Exercise directions → Below are some records. Return exactly the lines from the one with "Let h = 25*6, M(d, t)" to the one with "Answer: 102", and nothing else.

Input records →
***

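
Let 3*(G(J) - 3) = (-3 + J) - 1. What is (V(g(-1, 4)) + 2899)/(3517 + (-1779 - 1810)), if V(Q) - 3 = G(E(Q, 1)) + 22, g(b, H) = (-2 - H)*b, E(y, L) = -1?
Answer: -1097/27 ≈ -40.630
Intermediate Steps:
G(J) = 5/3 + J/3 (G(J) = 3 + ((-3 + J) - 1)/3 = 3 + (-4 + J)/3 = 3 + (-4/3 + J/3) = 5/3 + J/3)
g(b, H) = b*(-2 - H)
V(Q) = 79/3 (V(Q) = 3 + ((5/3 + (1/3)*(-1)) + 22) = 3 + ((5/3 - 1/3) + 22) = 3 + (4/3 + 22) = 3 + 70/3 = 79/3)
(V(g(-1, 4)) + 2899)/(3517 + (-1779 - 1810)) = (79/3 + 2899)/(3517 + (-1779 - 1810)) = 8776/(3*(3517 - 3589)) = (8776/3)/(-72) = (8776/3)*(-1/72) = -1097/27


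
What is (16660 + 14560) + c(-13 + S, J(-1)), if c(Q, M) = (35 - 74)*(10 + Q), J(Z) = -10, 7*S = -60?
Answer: 221699/7 ≈ 31671.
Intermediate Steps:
S = -60/7 (S = (⅐)*(-60) = -60/7 ≈ -8.5714)
c(Q, M) = -390 - 39*Q (c(Q, M) = -39*(10 + Q) = -390 - 39*Q)
(16660 + 14560) + c(-13 + S, J(-1)) = (16660 + 14560) + (-390 - 39*(-13 - 60/7)) = 31220 + (-390 - 39*(-151/7)) = 31220 + (-390 + 5889/7) = 31220 + 3159/7 = 221699/7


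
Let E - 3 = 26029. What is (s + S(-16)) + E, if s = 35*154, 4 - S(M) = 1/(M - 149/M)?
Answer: 3362598/107 ≈ 31426.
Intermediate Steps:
E = 26032 (E = 3 + 26029 = 26032)
S(M) = 4 - 1/(M - 149/M)
s = 5390
(s + S(-16)) + E = (5390 + (-596 - 1*(-16) + 4*(-16)**2)/(-149 + (-16)**2)) + 26032 = (5390 + (-596 + 16 + 4*256)/(-149 + 256)) + 26032 = (5390 + (-596 + 16 + 1024)/107) + 26032 = (5390 + (1/107)*444) + 26032 = (5390 + 444/107) + 26032 = 577174/107 + 26032 = 3362598/107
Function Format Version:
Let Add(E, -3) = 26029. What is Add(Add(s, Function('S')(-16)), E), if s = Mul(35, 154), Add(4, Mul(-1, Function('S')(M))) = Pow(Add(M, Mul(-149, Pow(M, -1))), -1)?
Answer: Rational(3362598, 107) ≈ 31426.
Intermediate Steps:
E = 26032 (E = Add(3, 26029) = 26032)
Function('S')(M) = Add(4, Mul(-1, Pow(Add(M, Mul(-149, Pow(M, -1))), -1)))
s = 5390
Add(Add(s, Function('S')(-16)), E) = Add(Add(5390, Mul(Pow(Add(-149, Pow(-16, 2)), -1), Add(-596, Mul(-1, -16), Mul(4, Pow(-16, 2))))), 26032) = Add(Add(5390, Mul(Pow(Add(-149, 256), -1), Add(-596, 16, Mul(4, 256)))), 26032) = Add(Add(5390, Mul(Pow(107, -1), Add(-596, 16, 1024))), 26032) = Add(Add(5390, Mul(Rational(1, 107), 444)), 26032) = Add(Add(5390, Rational(444, 107)), 26032) = Add(Rational(577174, 107), 26032) = Rational(3362598, 107)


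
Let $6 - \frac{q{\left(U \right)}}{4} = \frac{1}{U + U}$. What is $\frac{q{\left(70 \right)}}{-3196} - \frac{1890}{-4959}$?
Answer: $\frac{23028311}{61634860} \approx 0.37362$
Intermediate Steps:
$q{\left(U \right)} = 24 - \frac{2}{U}$ ($q{\left(U \right)} = 24 - \frac{4}{U + U} = 24 - \frac{4}{2 U} = 24 - 4 \frac{1}{2 U} = 24 - \frac{2}{U}$)
$\frac{q{\left(70 \right)}}{-3196} - \frac{1890}{-4959} = \frac{24 - \frac{2}{70}}{-3196} - \frac{1890}{-4959} = \left(24 - \frac{1}{35}\right) \left(- \frac{1}{3196}\right) - - \frac{210}{551} = \left(24 - \frac{1}{35}\right) \left(- \frac{1}{3196}\right) + \frac{210}{551} = \frac{839}{35} \left(- \frac{1}{3196}\right) + \frac{210}{551} = - \frac{839}{111860} + \frac{210}{551} = \frac{23028311}{61634860}$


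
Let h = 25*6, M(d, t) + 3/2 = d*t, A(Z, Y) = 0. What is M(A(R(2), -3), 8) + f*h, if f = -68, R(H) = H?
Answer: -20403/2 ≈ -10202.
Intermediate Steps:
M(d, t) = -3/2 + d*t
h = 150
M(A(R(2), -3), 8) + f*h = (-3/2 + 0*8) - 68*150 = (-3/2 + 0) - 10200 = -3/2 - 10200 = -20403/2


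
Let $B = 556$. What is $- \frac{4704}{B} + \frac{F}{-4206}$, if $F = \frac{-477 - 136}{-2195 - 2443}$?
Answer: $- \frac{22940820535}{2711532492} \approx -8.4605$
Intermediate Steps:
$F = \frac{613}{4638}$ ($F = - \frac{613}{-4638} = \left(-613\right) \left(- \frac{1}{4638}\right) = \frac{613}{4638} \approx 0.13217$)
$- \frac{4704}{B} + \frac{F}{-4206} = - \frac{4704}{556} + \frac{613}{4638 \left(-4206\right)} = \left(-4704\right) \frac{1}{556} + \frac{613}{4638} \left(- \frac{1}{4206}\right) = - \frac{1176}{139} - \frac{613}{19507428} = - \frac{22940820535}{2711532492}$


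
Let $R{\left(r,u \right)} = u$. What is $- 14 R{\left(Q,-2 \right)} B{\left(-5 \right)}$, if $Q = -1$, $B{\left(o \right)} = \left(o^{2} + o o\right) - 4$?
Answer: $1288$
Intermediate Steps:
$B{\left(o \right)} = -4 + 2 o^{2}$ ($B{\left(o \right)} = \left(o^{2} + o^{2}\right) - 4 = 2 o^{2} - 4 = -4 + 2 o^{2}$)
$- 14 R{\left(Q,-2 \right)} B{\left(-5 \right)} = \left(-14\right) \left(-2\right) \left(-4 + 2 \left(-5\right)^{2}\right) = 28 \left(-4 + 2 \cdot 25\right) = 28 \left(-4 + 50\right) = 28 \cdot 46 = 1288$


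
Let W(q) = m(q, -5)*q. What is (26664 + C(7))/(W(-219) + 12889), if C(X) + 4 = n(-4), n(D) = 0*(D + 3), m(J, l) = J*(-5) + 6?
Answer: -2666/22823 ≈ -0.11681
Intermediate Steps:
m(J, l) = 6 - 5*J (m(J, l) = -5*J + 6 = 6 - 5*J)
W(q) = q*(6 - 5*q) (W(q) = (6 - 5*q)*q = q*(6 - 5*q))
n(D) = 0 (n(D) = 0*(3 + D) = 0)
C(X) = -4 (C(X) = -4 + 0 = -4)
(26664 + C(7))/(W(-219) + 12889) = (26664 - 4)/(-219*(6 - 5*(-219)) + 12889) = 26660/(-219*(6 + 1095) + 12889) = 26660/(-219*1101 + 12889) = 26660/(-241119 + 12889) = 26660/(-228230) = 26660*(-1/228230) = -2666/22823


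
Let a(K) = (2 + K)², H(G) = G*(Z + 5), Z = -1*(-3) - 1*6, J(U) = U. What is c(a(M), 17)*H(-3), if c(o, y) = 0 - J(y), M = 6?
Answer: 102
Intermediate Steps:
Z = -3 (Z = 3 - 6 = -3)
H(G) = 2*G (H(G) = G*(-3 + 5) = G*2 = 2*G)
c(o, y) = -y (c(o, y) = 0 - y = -y)
c(a(M), 17)*H(-3) = (-1*17)*(2*(-3)) = -17*(-6) = 102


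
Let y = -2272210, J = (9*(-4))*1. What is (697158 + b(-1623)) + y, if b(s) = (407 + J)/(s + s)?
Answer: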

***

Exercise response →
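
Let h = 25*6, M(d, t) + 3/2 = d*t, A(Z, Y) = 0. What is M(A(R(2), -3), 8) + f*h, if f = -68, R(H) = H?
Answer: -20403/2 ≈ -10202.
Intermediate Steps:
M(d, t) = -3/2 + d*t
h = 150
M(A(R(2), -3), 8) + f*h = (-3/2 + 0*8) - 68*150 = (-3/2 + 0) - 10200 = -3/2 - 10200 = -20403/2


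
Let $B = 556$. What is $- \frac{4704}{B} + \frac{F}{-4206}$, if $F = \frac{-477 - 136}{-2195 - 2443}$?
Answer: $- \frac{22940820535}{2711532492} \approx -8.4605$
Intermediate Steps:
$F = \frac{613}{4638}$ ($F = - \frac{613}{-4638} = \left(-613\right) \left(- \frac{1}{4638}\right) = \frac{613}{4638} \approx 0.13217$)
$- \frac{4704}{B} + \frac{F}{-4206} = - \frac{4704}{556} + \frac{613}{4638 \left(-4206\right)} = \left(-4704\right) \frac{1}{556} + \frac{613}{4638} \left(- \frac{1}{4206}\right) = - \frac{1176}{139} - \frac{613}{19507428} = - \frac{22940820535}{2711532492}$


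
Let $R{\left(r,u \right)} = u$. What is $- 14 R{\left(Q,-2 \right)} B{\left(-5 \right)}$, if $Q = -1$, $B{\left(o \right)} = \left(o^{2} + o o\right) - 4$?
Answer: $1288$
Intermediate Steps:
$B{\left(o \right)} = -4 + 2 o^{2}$ ($B{\left(o \right)} = \left(o^{2} + o^{2}\right) - 4 = 2 o^{2} - 4 = -4 + 2 o^{2}$)
$- 14 R{\left(Q,-2 \right)} B{\left(-5 \right)} = \left(-14\right) \left(-2\right) \left(-4 + 2 \left(-5\right)^{2}\right) = 28 \left(-4 + 2 \cdot 25\right) = 28 \left(-4 + 50\right) = 28 \cdot 46 = 1288$


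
Let W(q) = m(q, -5)*q. What is (26664 + C(7))/(W(-219) + 12889), if C(X) + 4 = n(-4), n(D) = 0*(D + 3), m(J, l) = J*(-5) + 6?
Answer: -2666/22823 ≈ -0.11681
Intermediate Steps:
m(J, l) = 6 - 5*J (m(J, l) = -5*J + 6 = 6 - 5*J)
W(q) = q*(6 - 5*q) (W(q) = (6 - 5*q)*q = q*(6 - 5*q))
n(D) = 0 (n(D) = 0*(3 + D) = 0)
C(X) = -4 (C(X) = -4 + 0 = -4)
(26664 + C(7))/(W(-219) + 12889) = (26664 - 4)/(-219*(6 - 5*(-219)) + 12889) = 26660/(-219*(6 + 1095) + 12889) = 26660/(-219*1101 + 12889) = 26660/(-241119 + 12889) = 26660/(-228230) = 26660*(-1/228230) = -2666/22823


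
Let a(K) = (2 + K)², H(G) = G*(Z + 5), Z = -1*(-3) - 1*6, J(U) = U. What is c(a(M), 17)*H(-3), if c(o, y) = 0 - J(y), M = 6?
Answer: 102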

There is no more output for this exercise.